DATA SECTION
────
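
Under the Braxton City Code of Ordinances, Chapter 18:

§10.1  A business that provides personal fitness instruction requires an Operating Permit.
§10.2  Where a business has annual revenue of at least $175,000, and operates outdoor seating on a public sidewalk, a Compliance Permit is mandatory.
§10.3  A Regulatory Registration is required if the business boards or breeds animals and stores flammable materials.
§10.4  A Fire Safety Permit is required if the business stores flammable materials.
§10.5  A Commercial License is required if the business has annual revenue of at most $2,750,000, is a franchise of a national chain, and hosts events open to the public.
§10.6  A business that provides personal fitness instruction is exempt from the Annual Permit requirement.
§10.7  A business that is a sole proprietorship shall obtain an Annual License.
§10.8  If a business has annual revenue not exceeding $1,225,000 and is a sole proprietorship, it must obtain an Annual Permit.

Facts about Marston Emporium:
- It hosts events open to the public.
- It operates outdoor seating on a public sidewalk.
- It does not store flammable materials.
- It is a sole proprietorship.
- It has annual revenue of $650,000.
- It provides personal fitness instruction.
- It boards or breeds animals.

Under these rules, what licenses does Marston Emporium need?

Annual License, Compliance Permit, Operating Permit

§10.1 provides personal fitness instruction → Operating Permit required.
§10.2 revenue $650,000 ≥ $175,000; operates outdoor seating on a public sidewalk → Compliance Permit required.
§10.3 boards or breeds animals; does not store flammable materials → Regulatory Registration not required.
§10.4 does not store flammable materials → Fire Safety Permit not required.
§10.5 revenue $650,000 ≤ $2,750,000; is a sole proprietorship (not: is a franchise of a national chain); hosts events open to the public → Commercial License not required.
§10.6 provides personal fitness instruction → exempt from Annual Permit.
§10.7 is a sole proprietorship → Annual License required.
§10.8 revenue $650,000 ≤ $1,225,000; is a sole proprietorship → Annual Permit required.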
────
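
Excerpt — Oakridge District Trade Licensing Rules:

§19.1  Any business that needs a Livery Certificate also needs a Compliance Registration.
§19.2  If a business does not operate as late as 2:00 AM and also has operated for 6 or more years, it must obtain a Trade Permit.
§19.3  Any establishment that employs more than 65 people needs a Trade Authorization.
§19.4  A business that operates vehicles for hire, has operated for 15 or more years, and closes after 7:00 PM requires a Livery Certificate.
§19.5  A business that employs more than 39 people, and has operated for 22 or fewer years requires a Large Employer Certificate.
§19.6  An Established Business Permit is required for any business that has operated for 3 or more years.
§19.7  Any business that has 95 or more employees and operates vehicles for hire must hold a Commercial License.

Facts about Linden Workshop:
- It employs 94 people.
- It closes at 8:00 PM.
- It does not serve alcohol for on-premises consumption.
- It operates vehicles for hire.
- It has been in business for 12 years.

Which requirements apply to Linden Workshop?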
────
Wherever the string "also" appears in a line of the records, copy that line.

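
§19.1  Any business that needs a Livery Certificate also needs a Compliance Registration.
§19.2  If a business does not operate as late as 2:00 AM and also has operated for 6 or more years, it must obtain a Trade Permit.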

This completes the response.